Stored data

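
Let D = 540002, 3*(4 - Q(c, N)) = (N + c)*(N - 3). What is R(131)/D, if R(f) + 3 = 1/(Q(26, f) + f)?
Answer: -29538/5316589691 ≈ -5.5558e-6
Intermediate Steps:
Q(c, N) = 4 - (-3 + N)*(N + c)/3 (Q(c, N) = 4 - (N + c)*(N - 3)/3 = 4 - (N + c)*(-3 + N)/3 = 4 - (-3 + N)*(N + c)/3)
R(f) = -3 + 1/(30 - 20*f/3 - f**2/3) (R(f) = -3 + 1/((4 + f + 26 - f**2/3 - 1/3*f*26) + f) = -3 + 1/((4 + f + 26 - f**2/3 - 26*f/3) + f) = -3 + 1/((30 - 23*f/3 - f**2/3) + f) = -3 + 1/(30 - 20*f/3 - f**2/3))
R(131)/D = (3*(-89 + 131**2 + 20*131)/(90 - 1*131**2 - 20*131))/540002 = (3*(-89 + 17161 + 2620)/(90 - 1*17161 - 2620))*(1/540002) = (3*19692/(90 - 17161 - 2620))*(1/540002) = (3*19692/(-19691))*(1/540002) = (3*(-1/19691)*19692)*(1/540002) = -59076/19691*1/540002 = -29538/5316589691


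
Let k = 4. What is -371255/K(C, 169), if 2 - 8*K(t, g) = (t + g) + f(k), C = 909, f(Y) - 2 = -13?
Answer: 594008/213 ≈ 2788.8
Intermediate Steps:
f(Y) = -11 (f(Y) = 2 - 13 = -11)
K(t, g) = 13/8 - g/8 - t/8 (K(t, g) = ¼ - ((t + g) - 11)/8 = ¼ - ((g + t) - 11)/8 = ¼ - (-11 + g + t)/8 = ¼ + (11/8 - g/8 - t/8) = 13/8 - g/8 - t/8)
-371255/K(C, 169) = -371255/(13/8 - ⅛*169 - ⅛*909) = -371255/(13/8 - 169/8 - 909/8) = -371255/(-1065/8) = -371255*(-8/1065) = 594008/213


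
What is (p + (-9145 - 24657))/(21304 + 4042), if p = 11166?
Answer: -11318/12673 ≈ -0.89308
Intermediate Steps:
(p + (-9145 - 24657))/(21304 + 4042) = (11166 + (-9145 - 24657))/(21304 + 4042) = (11166 - 33802)/25346 = -22636*1/25346 = -11318/12673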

PROBLEM TO SOLVE: Copy each line containing the word "What" from the data.

RESULT OF THIS EXERCISE:
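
Let D = 540002, 3*(4 - Q(c, N)) = (N + c)*(N - 3). What is R(131)/D, if R(f) + 3 = 1/(Q(26, f) + f)?
Let k = 4. What is -371255/K(C, 169), if 2 - 8*K(t, g) = (t + g) + f(k), C = 909, f(Y) - 2 = -13?
What is (p + (-9145 - 24657))/(21304 + 4042), if p = 11166?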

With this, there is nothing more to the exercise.